Top of Material provided

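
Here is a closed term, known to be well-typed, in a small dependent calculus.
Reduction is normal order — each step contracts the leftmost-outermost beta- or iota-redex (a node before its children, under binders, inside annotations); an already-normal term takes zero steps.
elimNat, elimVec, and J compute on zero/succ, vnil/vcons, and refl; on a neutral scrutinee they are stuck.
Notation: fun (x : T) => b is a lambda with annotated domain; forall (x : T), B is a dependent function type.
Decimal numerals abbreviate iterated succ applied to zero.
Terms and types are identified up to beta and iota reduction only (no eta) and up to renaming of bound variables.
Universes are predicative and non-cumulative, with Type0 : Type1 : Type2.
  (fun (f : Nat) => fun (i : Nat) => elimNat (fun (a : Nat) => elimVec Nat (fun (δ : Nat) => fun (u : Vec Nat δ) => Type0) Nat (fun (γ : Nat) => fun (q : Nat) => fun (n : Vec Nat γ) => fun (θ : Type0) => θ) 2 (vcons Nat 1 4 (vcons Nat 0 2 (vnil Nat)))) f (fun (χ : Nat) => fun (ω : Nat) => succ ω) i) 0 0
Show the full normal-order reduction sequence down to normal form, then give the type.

normal-order reduction sequence:
  (fun (f : Nat) => fun (i : Nat) => elimNat (fun (a : Nat) => elimVec Nat (fun (δ : Nat) => fun (u : Vec Nat δ) => Type0) Nat (fun (γ : Nat) => fun (q : Nat) => fun (n : Vec Nat γ) => fun (θ : Type0) => θ) 2 (vcons Nat 1 4 (vcons Nat 0 2 (vnil Nat)))) f (fun (χ : Nat) => fun (ω : Nat) => succ ω) i) 0 0
  ~> (fun (f : Nat) => elimNat (fun (i : Nat) => elimVec Nat (fun (a : Nat) => fun (δ : Vec Nat a) => Type0) Nat (fun (u : Nat) => fun (γ : Nat) => fun (q : Vec Nat u) => fun (n : Type0) => n) 2 (vcons Nat 1 4 (vcons Nat 0 2 (vnil Nat)))) 0 (fun (θ : Nat) => fun (χ : Nat) => succ χ) f) 0
  ~> elimNat (fun (f : Nat) => elimVec Nat (fun (i : Nat) => fun (a : Vec Nat i) => Type0) Nat (fun (δ : Nat) => fun (u : Nat) => fun (γ : Vec Nat δ) => fun (q : Type0) => q) 2 (vcons Nat 1 4 (vcons Nat 0 2 (vnil Nat)))) 0 (fun (n : Nat) => fun (θ : Nat) => succ θ) 0
  ~> 0
the term's type:
  Nat


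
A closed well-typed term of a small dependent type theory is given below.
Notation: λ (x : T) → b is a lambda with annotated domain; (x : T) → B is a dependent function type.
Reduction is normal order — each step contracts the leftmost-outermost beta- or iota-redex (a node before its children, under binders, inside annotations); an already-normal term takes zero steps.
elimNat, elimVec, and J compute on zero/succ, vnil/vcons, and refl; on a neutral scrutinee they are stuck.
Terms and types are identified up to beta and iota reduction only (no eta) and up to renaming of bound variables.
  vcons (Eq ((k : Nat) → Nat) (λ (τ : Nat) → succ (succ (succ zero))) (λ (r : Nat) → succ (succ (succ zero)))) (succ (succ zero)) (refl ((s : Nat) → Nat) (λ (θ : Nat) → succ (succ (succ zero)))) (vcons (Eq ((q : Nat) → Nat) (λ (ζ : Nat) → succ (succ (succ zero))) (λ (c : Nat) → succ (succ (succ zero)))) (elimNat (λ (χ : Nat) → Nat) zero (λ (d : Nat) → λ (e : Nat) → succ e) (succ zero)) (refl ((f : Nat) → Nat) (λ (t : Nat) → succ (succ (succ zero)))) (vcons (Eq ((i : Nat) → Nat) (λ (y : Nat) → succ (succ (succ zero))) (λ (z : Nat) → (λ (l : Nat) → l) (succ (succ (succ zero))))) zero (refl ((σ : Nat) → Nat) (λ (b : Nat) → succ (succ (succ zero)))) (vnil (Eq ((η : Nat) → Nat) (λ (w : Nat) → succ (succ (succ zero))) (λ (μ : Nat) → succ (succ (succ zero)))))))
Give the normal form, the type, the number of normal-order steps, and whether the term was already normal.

reduced normal form:
  vcons (Eq ((k : Nat) → Nat) (λ (τ : Nat) → succ (succ (succ zero))) (λ (r : Nat) → succ (succ (succ zero)))) (succ (succ zero)) (refl ((s : Nat) → Nat) (λ (θ : Nat) → succ (succ (succ zero)))) (vcons (Eq ((q : Nat) → Nat) (λ (ζ : Nat) → succ (succ (succ zero))) (λ (c : Nat) → succ (succ (succ zero)))) (succ zero) (refl ((χ : Nat) → Nat) (λ (d : Nat) → succ (succ (succ zero)))) (vcons (Eq ((e : Nat) → Nat) (λ (f : Nat) → succ (succ (succ zero))) (λ (t : Nat) → succ (succ (succ zero)))) zero (refl ((i : Nat) → Nat) (λ (y : Nat) → succ (succ (succ zero)))) (vnil (Eq ((z : Nat) → Nat) (λ (l : Nat) → succ (succ (succ zero))) (λ (σ : Nat) → succ (succ (succ zero)))))))
type:
  Vec (Eq ((k : Nat) → Nat) (λ (τ : Nat) → succ (succ (succ zero))) (λ (r : Nat) → succ (succ (succ zero)))) (succ (succ (succ zero)))
reduction steps (normal order): 5
already normal: no
first redex: an elimNat iota-redex


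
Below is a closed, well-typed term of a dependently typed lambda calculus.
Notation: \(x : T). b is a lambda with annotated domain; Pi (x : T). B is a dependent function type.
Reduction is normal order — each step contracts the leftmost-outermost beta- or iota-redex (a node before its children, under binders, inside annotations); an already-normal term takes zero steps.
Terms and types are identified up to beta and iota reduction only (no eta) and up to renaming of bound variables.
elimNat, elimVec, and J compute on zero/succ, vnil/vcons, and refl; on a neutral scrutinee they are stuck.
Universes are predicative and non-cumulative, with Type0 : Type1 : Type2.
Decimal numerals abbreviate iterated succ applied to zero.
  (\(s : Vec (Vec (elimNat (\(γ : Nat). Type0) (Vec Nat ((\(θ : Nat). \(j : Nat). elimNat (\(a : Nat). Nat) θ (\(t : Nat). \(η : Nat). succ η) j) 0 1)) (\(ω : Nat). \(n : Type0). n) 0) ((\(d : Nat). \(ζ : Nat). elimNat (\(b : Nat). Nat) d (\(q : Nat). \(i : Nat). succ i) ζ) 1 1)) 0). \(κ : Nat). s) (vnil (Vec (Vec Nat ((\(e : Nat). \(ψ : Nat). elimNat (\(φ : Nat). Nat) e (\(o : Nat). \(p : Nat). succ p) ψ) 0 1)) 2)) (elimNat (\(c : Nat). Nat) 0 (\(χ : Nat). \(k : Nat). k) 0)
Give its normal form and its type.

normal form:
  vnil (Vec (Vec Nat 1) 2)
type:
  Vec (Vec (Vec Nat 1) 2) 0


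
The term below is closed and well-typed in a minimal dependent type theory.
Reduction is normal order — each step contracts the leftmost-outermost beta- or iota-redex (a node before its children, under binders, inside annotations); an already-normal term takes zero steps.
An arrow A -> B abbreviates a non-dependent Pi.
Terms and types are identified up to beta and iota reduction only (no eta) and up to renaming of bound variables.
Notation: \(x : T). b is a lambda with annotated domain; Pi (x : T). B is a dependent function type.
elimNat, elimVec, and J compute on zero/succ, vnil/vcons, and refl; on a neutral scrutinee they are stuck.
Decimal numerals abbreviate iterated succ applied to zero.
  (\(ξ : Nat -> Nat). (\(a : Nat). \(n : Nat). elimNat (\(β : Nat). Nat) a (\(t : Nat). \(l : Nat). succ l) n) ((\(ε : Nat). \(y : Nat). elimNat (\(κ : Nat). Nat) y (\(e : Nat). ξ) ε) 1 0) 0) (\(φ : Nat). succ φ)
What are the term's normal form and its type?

reduced normal form:
  1
type:
  Nat
observation: the first redex contracted is a beta-redex; the normal form is reached in 10 normal-order steps.


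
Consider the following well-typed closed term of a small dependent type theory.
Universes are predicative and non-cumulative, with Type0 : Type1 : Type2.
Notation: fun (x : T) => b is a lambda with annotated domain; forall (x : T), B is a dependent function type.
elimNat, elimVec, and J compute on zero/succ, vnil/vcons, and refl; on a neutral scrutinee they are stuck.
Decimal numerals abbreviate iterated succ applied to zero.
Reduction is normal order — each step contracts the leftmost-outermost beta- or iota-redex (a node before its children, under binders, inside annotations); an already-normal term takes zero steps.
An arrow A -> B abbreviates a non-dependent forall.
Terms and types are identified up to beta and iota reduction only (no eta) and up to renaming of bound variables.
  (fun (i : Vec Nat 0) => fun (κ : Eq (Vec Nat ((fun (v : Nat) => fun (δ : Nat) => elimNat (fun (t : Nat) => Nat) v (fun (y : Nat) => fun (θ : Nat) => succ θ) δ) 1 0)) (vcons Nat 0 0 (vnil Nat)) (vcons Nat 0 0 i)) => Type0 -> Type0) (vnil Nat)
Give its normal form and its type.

normal form:
  fun (i : Eq (Vec Nat 1) (vcons Nat 0 0 (vnil Nat)) (vcons Nat 0 0 (vnil Nat))) => Type0 -> Type0
inferred type:
  Eq (Vec Nat 1) (vcons Nat 0 0 (vnil Nat)) (vcons Nat 0 0 (vnil Nat)) -> Type1


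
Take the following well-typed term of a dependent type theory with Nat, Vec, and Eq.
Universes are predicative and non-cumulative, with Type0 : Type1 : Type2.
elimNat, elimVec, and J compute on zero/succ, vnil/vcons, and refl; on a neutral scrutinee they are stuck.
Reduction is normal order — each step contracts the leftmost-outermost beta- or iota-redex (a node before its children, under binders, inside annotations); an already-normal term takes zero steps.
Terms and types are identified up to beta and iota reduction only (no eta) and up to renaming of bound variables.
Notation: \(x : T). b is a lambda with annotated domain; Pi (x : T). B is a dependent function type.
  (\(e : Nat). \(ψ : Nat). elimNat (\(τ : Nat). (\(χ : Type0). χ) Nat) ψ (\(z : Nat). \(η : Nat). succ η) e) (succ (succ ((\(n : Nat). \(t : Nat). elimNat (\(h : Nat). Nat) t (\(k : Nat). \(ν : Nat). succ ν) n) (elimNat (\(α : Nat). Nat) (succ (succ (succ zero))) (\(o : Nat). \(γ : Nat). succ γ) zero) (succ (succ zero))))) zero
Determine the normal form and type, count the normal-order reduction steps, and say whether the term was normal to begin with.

normal form:
  succ (succ (succ (succ (succ (succ (succ zero))))))
the term's type:
  Nat
reduction steps (normal order): 38
started in normal form: no
first redex: a beta-redex


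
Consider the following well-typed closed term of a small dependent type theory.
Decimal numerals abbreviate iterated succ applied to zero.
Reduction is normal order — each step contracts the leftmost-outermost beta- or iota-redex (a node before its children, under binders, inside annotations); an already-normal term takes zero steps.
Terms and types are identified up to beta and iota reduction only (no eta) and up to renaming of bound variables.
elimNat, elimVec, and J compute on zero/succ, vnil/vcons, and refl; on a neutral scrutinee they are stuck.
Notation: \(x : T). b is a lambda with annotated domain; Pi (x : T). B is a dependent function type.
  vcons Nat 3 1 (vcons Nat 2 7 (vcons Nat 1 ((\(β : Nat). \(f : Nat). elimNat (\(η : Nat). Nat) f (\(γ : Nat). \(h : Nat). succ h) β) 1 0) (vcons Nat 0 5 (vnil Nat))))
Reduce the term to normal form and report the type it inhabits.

normal form:
  vcons Nat 3 1 (vcons Nat 2 7 (vcons Nat 1 1 (vcons Nat 0 5 (vnil Nat))))
the term's type:
  Vec Nat 4
observation: the term reaches its normal form after 6 normal-order steps.


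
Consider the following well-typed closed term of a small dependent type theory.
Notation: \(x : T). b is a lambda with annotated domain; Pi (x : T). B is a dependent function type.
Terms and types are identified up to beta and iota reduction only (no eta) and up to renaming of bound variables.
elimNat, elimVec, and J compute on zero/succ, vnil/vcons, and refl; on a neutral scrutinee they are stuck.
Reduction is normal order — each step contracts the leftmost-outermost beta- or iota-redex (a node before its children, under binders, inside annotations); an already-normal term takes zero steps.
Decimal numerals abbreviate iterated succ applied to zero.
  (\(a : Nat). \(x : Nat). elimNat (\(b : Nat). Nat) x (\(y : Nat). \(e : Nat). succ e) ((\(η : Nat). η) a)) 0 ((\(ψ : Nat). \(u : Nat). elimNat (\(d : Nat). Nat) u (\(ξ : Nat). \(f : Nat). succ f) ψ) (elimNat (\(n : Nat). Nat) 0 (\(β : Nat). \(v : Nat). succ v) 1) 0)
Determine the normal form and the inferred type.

reduced normal form:
  1
type:
  Nat
observation: contracting a beta-redex first, the term normalizes in 14 steps.


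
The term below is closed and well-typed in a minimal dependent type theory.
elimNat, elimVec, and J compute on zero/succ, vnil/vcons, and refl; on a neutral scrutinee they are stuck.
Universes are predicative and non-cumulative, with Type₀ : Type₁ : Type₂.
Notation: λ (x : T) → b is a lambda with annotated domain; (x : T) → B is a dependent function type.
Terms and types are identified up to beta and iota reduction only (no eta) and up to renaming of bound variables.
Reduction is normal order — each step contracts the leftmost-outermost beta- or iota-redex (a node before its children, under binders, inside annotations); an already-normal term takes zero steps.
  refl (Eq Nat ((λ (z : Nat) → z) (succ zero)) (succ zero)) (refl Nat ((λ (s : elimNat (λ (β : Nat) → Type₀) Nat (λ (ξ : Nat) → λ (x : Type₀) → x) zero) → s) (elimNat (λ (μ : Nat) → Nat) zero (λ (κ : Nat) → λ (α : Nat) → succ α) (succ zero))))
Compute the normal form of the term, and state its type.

reduced normal form:
  refl (Eq Nat (succ zero) (succ zero)) (refl Nat (succ zero))
the term's type:
  Eq (Eq Nat (succ zero) (succ zero)) (refl Nat (succ zero)) (refl Nat (succ zero))
observation: contracting a beta-redex first, the term normalizes in 6 steps.


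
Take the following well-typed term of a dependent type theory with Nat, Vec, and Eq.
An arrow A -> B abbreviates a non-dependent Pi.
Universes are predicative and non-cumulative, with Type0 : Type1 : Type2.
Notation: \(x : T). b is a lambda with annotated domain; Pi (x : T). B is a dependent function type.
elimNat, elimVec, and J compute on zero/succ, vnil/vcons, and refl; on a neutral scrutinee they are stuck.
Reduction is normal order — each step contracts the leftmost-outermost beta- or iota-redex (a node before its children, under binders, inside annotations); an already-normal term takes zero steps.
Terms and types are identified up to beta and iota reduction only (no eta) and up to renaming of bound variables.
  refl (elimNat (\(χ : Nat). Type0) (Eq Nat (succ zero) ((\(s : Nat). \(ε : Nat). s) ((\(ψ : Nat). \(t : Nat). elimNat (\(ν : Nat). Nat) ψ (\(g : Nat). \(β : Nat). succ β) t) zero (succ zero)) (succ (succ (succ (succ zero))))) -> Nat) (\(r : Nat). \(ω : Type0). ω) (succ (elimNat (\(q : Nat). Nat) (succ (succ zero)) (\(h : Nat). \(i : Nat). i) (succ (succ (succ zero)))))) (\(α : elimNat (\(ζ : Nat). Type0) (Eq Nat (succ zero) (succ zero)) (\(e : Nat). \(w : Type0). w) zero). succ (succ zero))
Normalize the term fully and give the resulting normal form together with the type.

normal form:
  refl (Eq Nat (succ zero) (succ zero) -> Nat) (\(χ : Eq Nat (succ zero) (succ zero)). succ (succ zero))
type:
  Eq (Eq Nat (succ zero) (succ zero) -> Nat) (\(χ : Eq Nat (succ zero) (succ zero)). succ (succ zero)) (\(s : Eq Nat (succ zero) (succ zero)). succ (succ zero))
observation: normalization takes exactly 29 steps under the normal-order strategy.


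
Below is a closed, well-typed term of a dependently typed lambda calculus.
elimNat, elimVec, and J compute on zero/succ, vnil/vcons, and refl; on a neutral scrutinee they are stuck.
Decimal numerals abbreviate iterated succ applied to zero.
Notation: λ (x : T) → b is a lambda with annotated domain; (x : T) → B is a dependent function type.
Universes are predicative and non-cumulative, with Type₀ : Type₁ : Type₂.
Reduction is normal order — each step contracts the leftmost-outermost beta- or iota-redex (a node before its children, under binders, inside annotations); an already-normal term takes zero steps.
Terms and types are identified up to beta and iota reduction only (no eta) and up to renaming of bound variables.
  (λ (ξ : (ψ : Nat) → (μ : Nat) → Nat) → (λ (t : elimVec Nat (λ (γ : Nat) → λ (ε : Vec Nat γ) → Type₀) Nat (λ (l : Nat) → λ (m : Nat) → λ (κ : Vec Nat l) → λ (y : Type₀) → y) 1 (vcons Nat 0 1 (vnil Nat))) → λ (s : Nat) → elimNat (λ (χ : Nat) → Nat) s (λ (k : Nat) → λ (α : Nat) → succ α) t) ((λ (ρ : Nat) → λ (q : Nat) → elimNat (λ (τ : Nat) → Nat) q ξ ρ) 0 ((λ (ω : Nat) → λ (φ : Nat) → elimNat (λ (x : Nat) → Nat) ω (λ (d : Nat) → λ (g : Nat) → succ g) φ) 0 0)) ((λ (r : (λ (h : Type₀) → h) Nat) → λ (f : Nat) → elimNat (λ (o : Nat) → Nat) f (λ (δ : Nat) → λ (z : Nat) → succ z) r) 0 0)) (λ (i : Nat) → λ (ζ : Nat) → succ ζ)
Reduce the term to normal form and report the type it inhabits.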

Bottom of Material provided

▸ **Task directions**: Both end lines included, restate word for word the lines above from the line with "Determine the normal form and type, count" to the line with "0) (vcons Nat 0 5 (vnil Nat))))", and nothing else.

▸ **Your solution**:
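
Determine the normal form and type, count the normal-order reduction steps, and say whether the term was normal to begin with.

normal form:
  succ (succ (succ (succ (succ (succ (succ zero))))))
the term's type:
  Nat
reduction steps (normal order): 38
started in normal form: no
first redex: a beta-redex


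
Consider the following well-typed closed term of a small dependent type theory.
Decimal numerals abbreviate iterated succ applied to zero.
Reduction is normal order — each step contracts the leftmost-outermost beta- or iota-redex (a node before its children, under binders, inside annotations); an already-normal term takes zero steps.
Terms and types are identified up to beta and iota reduction only (no eta) and up to renaming of bound variables.
elimNat, elimVec, and J compute on zero/succ, vnil/vcons, and refl; on a neutral scrutinee they are stuck.
Notation: \(x : T). b is a lambda with annotated domain; Pi (x : T). B is a dependent function type.
  vcons Nat 3 1 (vcons Nat 2 7 (vcons Nat 1 ((\(β : Nat). \(f : Nat). elimNat (\(η : Nat). Nat) f (\(γ : Nat). \(h : Nat). succ h) β) 1 0) (vcons Nat 0 5 (vnil Nat))))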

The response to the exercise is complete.